Take the records below and set them down exactly, so that every line matches the original.

§ Data records:

BEGIN

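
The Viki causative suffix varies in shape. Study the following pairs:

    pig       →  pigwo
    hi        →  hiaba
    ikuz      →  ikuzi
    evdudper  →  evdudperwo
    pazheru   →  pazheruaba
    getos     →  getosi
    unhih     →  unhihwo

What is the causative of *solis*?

Looking at the final sound of each stem: -i when the stem ends in a sibilant (*ikuz*, *getos*); -wo when the stem ends in a non-sibilant consonant (*pig*, *evdudper*, *unhih*); -aba when the stem ends in a vowel (*hi*, *pazheru*).
The final sound of *solis* is /s/, which is a sibilant, so the suffix is -i, giving *solisi*.

solisi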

END

§ Task response:
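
The Viki causative suffix varies in shape. Study the following pairs:

    pig       →  pigwo
    hi        →  hiaba
    ikuz      →  ikuzi
    evdudper  →  evdudperwo
    pazheru   →  pazheruaba
    getos     →  getosi
    unhih     →  unhihwo

What is the causative of *solis*?

Looking at the final sound of each stem: -i when the stem ends in a sibilant (*ikuz*, *getos*); -wo when the stem ends in a non-sibilant consonant (*pig*, *evdudper*, *unhih*); -aba when the stem ends in a vowel (*hi*, *pazheru*).
The final sound of *solis* is /s/, which is a sibilant, so the suffix is -i, giving *solisi*.

solisi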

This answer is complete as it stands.